Extracted information
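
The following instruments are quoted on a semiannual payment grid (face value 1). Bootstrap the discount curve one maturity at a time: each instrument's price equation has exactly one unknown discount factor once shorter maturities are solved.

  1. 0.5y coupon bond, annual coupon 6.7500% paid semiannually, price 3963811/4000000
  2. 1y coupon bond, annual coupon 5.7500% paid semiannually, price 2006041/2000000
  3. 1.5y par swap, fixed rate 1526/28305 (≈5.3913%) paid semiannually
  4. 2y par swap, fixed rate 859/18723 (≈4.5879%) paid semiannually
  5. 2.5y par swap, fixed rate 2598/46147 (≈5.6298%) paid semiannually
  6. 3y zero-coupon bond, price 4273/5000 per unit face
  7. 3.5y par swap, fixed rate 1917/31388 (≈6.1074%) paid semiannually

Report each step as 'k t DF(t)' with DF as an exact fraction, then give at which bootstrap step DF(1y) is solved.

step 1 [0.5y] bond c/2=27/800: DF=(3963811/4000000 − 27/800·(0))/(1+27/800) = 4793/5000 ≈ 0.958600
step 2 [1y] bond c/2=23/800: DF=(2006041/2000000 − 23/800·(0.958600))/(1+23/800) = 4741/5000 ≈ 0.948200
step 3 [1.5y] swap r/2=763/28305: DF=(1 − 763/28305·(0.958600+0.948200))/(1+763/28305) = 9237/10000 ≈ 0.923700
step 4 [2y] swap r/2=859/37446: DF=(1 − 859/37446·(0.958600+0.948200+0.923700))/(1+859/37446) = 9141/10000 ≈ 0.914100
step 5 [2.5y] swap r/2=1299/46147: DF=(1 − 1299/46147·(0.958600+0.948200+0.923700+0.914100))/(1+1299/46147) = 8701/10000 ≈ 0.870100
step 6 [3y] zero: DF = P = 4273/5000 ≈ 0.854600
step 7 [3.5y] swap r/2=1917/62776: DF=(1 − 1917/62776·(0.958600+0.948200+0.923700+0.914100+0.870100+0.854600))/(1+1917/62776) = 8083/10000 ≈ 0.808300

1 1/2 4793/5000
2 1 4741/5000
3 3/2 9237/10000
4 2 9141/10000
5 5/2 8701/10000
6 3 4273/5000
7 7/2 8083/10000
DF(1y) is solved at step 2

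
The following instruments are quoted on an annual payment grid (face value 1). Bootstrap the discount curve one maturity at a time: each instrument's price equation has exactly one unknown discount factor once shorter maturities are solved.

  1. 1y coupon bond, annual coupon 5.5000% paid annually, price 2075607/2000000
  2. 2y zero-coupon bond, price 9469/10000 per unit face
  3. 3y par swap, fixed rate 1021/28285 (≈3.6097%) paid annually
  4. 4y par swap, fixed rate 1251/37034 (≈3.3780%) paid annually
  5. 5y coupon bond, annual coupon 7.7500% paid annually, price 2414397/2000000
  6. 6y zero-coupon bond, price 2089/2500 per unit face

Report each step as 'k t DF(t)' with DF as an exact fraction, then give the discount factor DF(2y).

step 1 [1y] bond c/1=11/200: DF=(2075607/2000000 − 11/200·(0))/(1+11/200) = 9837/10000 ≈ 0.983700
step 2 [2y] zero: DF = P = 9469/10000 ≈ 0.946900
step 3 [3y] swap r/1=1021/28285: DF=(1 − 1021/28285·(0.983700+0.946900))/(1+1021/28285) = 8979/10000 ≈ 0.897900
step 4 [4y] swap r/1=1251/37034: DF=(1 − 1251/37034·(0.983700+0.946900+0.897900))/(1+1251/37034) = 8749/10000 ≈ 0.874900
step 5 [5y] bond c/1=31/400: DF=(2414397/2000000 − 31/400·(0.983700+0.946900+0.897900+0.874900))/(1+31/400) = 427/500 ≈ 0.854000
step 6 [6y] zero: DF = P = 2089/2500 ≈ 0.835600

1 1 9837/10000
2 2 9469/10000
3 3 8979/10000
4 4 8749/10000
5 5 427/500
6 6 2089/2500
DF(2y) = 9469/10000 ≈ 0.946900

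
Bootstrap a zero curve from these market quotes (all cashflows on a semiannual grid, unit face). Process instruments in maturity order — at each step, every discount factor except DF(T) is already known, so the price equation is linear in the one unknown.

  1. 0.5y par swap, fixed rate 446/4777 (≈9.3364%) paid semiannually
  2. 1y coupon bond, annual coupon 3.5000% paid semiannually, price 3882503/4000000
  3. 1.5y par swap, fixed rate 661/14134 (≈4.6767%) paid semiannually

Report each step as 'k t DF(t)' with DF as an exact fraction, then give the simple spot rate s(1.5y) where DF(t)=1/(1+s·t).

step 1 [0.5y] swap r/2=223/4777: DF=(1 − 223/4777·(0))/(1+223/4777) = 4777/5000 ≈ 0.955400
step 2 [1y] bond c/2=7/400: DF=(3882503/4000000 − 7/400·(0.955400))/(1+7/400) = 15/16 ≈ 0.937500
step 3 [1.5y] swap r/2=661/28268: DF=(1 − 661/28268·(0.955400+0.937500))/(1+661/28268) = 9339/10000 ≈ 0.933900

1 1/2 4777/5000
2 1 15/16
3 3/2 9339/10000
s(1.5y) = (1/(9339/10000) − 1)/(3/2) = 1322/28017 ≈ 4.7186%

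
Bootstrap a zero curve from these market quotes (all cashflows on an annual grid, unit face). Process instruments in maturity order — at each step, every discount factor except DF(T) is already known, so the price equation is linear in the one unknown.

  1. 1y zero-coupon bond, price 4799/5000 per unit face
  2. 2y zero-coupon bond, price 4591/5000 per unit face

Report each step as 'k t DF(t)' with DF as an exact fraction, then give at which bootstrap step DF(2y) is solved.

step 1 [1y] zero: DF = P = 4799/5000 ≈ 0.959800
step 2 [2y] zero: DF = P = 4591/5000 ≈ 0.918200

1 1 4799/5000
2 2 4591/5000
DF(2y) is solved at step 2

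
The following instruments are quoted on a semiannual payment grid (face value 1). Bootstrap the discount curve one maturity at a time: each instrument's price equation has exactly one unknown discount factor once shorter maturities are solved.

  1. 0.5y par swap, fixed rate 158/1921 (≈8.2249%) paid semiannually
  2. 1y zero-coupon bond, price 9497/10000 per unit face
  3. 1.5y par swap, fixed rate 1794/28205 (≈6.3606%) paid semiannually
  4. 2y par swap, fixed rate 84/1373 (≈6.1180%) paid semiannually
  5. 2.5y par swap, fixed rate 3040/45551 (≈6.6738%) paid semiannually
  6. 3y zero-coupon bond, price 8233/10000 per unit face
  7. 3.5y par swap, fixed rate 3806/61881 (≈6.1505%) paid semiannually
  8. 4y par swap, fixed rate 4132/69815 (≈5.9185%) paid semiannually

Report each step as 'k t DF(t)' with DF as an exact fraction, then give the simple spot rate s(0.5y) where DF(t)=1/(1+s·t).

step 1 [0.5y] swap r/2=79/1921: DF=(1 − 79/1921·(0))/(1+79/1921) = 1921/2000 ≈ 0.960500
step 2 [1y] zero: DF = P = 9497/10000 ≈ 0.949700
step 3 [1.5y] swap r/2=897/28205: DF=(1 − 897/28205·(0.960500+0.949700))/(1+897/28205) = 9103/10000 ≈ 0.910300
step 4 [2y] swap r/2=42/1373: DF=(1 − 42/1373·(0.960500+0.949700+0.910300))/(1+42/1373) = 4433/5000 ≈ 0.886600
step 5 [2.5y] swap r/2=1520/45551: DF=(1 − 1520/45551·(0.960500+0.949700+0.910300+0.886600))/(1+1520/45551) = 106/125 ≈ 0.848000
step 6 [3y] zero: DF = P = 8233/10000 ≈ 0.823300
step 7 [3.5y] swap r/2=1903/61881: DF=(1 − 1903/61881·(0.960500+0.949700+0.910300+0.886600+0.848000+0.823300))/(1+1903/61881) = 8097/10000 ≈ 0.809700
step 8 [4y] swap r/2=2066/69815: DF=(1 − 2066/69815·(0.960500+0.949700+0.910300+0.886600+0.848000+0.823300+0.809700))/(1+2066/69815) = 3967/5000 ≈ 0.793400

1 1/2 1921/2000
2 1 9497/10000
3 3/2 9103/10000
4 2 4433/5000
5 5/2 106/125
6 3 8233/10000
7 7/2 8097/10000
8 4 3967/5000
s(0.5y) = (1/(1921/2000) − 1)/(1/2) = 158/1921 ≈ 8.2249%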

What you should do
All lines above from the one containing "3. 1.5y par swap, fixed rate 1526/28305" to the one containing "7. 3.5y par swap, fixed rate 1917/31388" must be repeated exactly, both lines included, and no others.

Exercise solution
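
  3. 1.5y par swap, fixed rate 1526/28305 (≈5.3913%) paid semiannually
  4. 2y par swap, fixed rate 859/18723 (≈4.5879%) paid semiannually
  5. 2.5y par swap, fixed rate 2598/46147 (≈5.6298%) paid semiannually
  6. 3y zero-coupon bond, price 4273/5000 per unit face
  7. 3.5y par swap, fixed rate 1917/31388 (≈6.1074%) paid semiannually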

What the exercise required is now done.